[Given records — start]
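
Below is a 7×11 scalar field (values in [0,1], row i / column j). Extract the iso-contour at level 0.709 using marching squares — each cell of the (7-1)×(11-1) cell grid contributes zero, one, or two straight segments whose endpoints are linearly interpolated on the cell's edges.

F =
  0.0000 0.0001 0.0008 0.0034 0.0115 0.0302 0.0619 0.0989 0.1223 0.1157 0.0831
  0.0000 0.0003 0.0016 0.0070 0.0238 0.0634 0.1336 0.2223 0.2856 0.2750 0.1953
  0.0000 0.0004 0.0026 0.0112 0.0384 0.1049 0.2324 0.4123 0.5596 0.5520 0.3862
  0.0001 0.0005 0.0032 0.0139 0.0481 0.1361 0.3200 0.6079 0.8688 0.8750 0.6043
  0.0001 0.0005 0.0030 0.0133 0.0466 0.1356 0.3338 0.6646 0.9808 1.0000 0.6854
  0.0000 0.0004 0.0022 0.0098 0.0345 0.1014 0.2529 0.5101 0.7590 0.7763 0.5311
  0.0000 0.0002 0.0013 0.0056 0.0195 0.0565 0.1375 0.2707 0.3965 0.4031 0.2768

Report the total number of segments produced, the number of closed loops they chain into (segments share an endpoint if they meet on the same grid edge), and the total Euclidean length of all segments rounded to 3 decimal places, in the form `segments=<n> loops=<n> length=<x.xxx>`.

cell (2,7): code 0100 → (2.483,8.000)–(3.000,7.388)
cell (2,8): code 1100 → (2.486,9.000)–(2.483,8.000)
cell (2,9): code 1000 → (3.000,9.613)–(2.486,9.000)
cell (3,7): code 0110 → (3.000,7.388)–(4.000,7.140)
cell (3,9): code 1001 → (4.000,9.925)–(3.000,9.613)
cell (4,7): code 0110 → (4.000,7.140)–(5.000,7.799)
cell (4,9): code 1001 → (5.000,9.274)–(4.000,9.925)
cell (5,7): code 0010 → (5.000,7.799)–(5.138,8.000)
cell (5,8): code 0011 → (5.138,8.000)–(5.180,9.000)
cell (5,9): code 0001 → (5.180,9.000)–(5.000,9.274)
total: 10 segments, chained into 1 closed loop(s), length Σ = 8.642463

segments=10 loops=1 length=8.642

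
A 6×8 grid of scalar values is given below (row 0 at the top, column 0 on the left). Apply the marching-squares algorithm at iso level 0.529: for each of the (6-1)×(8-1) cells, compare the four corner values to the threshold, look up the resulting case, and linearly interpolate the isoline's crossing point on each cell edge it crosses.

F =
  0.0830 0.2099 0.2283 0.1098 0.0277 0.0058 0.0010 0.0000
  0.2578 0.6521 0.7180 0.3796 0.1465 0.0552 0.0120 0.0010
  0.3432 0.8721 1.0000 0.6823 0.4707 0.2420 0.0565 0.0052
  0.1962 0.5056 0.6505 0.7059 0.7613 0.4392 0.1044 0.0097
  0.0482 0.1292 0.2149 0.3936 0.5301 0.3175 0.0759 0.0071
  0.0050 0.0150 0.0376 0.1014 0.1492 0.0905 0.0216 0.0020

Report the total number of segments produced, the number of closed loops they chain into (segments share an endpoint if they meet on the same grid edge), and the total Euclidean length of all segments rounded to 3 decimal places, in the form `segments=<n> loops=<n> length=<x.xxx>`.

cell (0,0): code 0100 → (0.722,1.000)–(1.000,0.688)
cell (0,1): code 1100 → (0.614,2.000)–(0.722,1.000)
cell (0,2): code 1000 → (1.000,2.559)–(0.614,2.000)
cell (1,0): code 0110 → (1.000,0.688)–(2.000,0.351)
cell (1,2): code 1101 → (1.494,3.000)–(1.000,2.559)
cell (1,3): code 1000 → (2.000,3.724)–(1.494,3.000)
cell (2,0): code 0010 → (2.000,0.351)–(2.936,1.000)
cell (2,1): code 0111 → (2.936,1.000)–(3.000,1.161)
cell (2,3): code 1101 → (2.201,4.000)–(2.000,3.724)
cell (2,4): code 1000 → (3.000,4.721)–(2.201,4.000)
cell (3,1): code 0010 → (3.000,1.161)–(3.279,2.000)
cell (3,2): code 0011 → (3.279,2.000)–(3.566,3.000)
cell (3,3): code 0111 → (3.566,3.000)–(4.000,3.992)
cell (3,4): code 1001 → (4.000,4.005)–(3.000,4.721)
cell (4,3): code 0010 → (4.000,3.992)–(4.003,4.000)
cell (4,4): code 0001 → (4.003,4.000)–(4.000,4.005)
total: 16 segments, chained into 1 closed loop(s), length Σ = 11.685404

segments=16 loops=1 length=11.685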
[Given records — finish]
▶ **What needs to be done**
Reproduce exactly the lines of the records above from the one with "0.0000 0.0003 0.0016" to the one with "0.0001 0.0005 0.0032", both included, and leave out everything else.

▶ **Completed task**
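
  0.0000 0.0003 0.0016 0.0070 0.0238 0.0634 0.1336 0.2223 0.2856 0.2750 0.1953
  0.0000 0.0004 0.0026 0.0112 0.0384 0.1049 0.2324 0.4123 0.5596 0.5520 0.3862
  0.0001 0.0005 0.0032 0.0139 0.0481 0.1361 0.3200 0.6079 0.8688 0.8750 0.6043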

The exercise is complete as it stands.